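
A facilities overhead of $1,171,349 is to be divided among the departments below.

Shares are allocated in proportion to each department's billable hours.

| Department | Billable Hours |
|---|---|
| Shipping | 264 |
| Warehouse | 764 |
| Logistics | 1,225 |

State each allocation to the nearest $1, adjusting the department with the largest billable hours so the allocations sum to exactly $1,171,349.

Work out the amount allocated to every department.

Total billable hours = 264 + 764 + 1,225 = 2,253.
Unrounded shares: Shipping 137,255.28; Warehouse 397,208.45; Logistics 636,885.28.
At nearest $1: Shipping $137,255; Warehouse $397,208; Logistics $636,885. Sum = $1,171,348.
Difference $1,171,349 − $1,171,348 = +$1 applied to largest billable hours (Logistics): Logistics becomes $636,886.

Shipping: $137,255 · Warehouse: $397,208 · Logistics: $636,886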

* * * * * * * * *

Nothing but a number is expected: the tally of lines in the records that include the word "each".

ANSWER FOR THIS EXERCISE: 2